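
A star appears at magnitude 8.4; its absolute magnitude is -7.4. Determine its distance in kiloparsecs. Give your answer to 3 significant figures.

d ≈ 14.5 kpc

Distance modulus: m − M = 8.4 − (-7.4) = 15.800
m − M = 5 log₁₀ d − 5
log₁₀ d = (m − M)/5 + 1 = 4.1600
d = 10^4.1600 = 14450 pc
= 14.45 kpc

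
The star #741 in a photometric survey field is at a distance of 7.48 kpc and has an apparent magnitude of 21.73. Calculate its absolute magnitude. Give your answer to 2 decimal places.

M ≈ 7.36

d = 7.48 kpc = 7480 pc
5 log₁₀(d/10 pc) = 5 log₁₀(7480) − 5 = 14.370
M = m − 5 log₁₀(d/10) = 21.73 − 14.370 = 7.360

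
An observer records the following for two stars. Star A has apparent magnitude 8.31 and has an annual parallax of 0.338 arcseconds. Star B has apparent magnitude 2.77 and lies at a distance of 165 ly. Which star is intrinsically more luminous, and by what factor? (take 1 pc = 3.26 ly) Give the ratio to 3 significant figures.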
┄┄┄┄┄┄┄┄┄┄┄┄┄┄┄┄┄┄┄┄
Word for word, copy out the records.

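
A star appears at magnitude 8.4; its absolute magnitude is -7.4. Determine its distance in kiloparsecs. Give your answer to 3 significant figures.

d ≈ 14.5 kpc

Distance modulus: m − M = 8.4 − (-7.4) = 15.800
m − M = 5 log₁₀ d − 5
log₁₀ d = (m − M)/5 + 1 = 4.1600
d = 10^4.1600 = 14450 pc
= 14.45 kpc

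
The star #741 in a photometric survey field is at a distance of 7.48 kpc and has an apparent magnitude of 21.73. Calculate its absolute magnitude. Give your answer to 2 decimal places.

M ≈ 7.36

d = 7.48 kpc = 7480 pc
5 log₁₀(d/10 pc) = 5 log₁₀(7480) − 5 = 14.370
M = m − 5 log₁₀(d/10) = 21.73 − 14.370 = 7.360

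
An observer records the following for two stars. Star A has apparent magnitude 8.31 and has an annual parallax of 0.338 arcseconds. Star B has apparent magnitude 2.77 and lies at a distance of 165 ly. Which star is intrinsically more luminous, and by what factor? (take 1 pc = 3.26 ly) Give the ratio to 3 significant figures.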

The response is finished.